* [PROMPT]: Use the entries below and reproduce exactly the lines from the one containing "least 8.5 years." down to the one containing "is a Certified Holder.", both of them included.
──────── DATA RECORDS ────────
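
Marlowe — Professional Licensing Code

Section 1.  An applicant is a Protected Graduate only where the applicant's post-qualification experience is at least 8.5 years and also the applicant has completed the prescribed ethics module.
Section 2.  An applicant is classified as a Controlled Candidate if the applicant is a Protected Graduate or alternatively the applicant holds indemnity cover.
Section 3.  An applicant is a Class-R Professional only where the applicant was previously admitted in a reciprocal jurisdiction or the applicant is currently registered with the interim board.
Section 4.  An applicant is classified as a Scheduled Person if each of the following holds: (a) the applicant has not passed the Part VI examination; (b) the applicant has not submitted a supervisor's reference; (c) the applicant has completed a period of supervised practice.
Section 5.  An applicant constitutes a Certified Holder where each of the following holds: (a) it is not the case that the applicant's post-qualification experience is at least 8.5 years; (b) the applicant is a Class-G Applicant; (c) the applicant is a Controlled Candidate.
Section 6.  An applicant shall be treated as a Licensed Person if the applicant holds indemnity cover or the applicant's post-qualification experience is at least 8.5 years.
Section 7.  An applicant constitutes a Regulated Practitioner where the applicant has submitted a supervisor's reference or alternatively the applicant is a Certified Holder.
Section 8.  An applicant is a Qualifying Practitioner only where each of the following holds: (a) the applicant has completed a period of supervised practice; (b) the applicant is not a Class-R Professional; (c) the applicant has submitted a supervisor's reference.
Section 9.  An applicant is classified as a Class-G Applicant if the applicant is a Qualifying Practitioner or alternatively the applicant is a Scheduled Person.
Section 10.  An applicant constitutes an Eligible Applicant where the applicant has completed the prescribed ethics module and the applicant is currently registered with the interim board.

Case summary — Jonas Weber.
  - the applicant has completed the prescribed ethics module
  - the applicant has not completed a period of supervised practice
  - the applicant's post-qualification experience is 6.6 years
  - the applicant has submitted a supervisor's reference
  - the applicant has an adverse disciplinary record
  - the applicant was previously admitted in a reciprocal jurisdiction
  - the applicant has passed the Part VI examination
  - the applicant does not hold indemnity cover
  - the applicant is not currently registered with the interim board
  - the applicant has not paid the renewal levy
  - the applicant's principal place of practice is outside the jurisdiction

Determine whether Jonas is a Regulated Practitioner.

Yes

Under section 3: the applicant was previously admitted in a reciprocal jurisdiction? yes; or the applicant is currently registered with the interim board? no. So the applicant is a Class-R Professional.
Under section 8: the applicant has completed a period of supervised practice? no; and not a Class-R Professional (section 3)? no; and the applicant has submitted a supervisor's reference? yes. So the applicant is not a Qualifying Practitioner.
Under section 4: the applicant has not passed the Part VI examination? no; and the applicant has not submitted a supervisor's reference? no; and the applicant has completed a period of supervised practice? no. So the applicant is not a Scheduled Person.
Under section 9: Qualifying Practitioner (section 8)? no; or Scheduled Person (section 4)? no. So the applicant is not a Class-G Applicant.
Under section 1: applicant's post-qualification experience: 6.6 years ≥ 8.5 years? no; and the applicant has completed the prescribed ethics module? yes. So the applicant is not a Protected Graduate.
Under section 2: Protected Graduate (section 1)? no; or the applicant holds indemnity cover? no. So the applicant is not a Controlled Candidate.
Under section 5: applicant's post-qualification experience: 6.6 years ≥ 8.5 years? no, so negated condition yes; and Class-G Applicant (section 9)? no; and Controlled Candidate (section 2)? no. So the applicant is not a Certified Holder.
Under section 7: the applicant has submitted a supervisor's reference? yes; or Certified Holder (section 5)? no. So the applicant is a Regulated Practitioner.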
────────
* [RESULT OF THIS EXERCISE]:
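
Section 6.  An applicant shall be treated as a Licensed Person if the applicant holds indemnity cover or the applicant's post-qualification experience is at least 8.5 years.
Section 7.  An applicant constitutes a Regulated Practitioner where the applicant has submitted a supervisor's reference or alternatively the applicant is a Certified Holder.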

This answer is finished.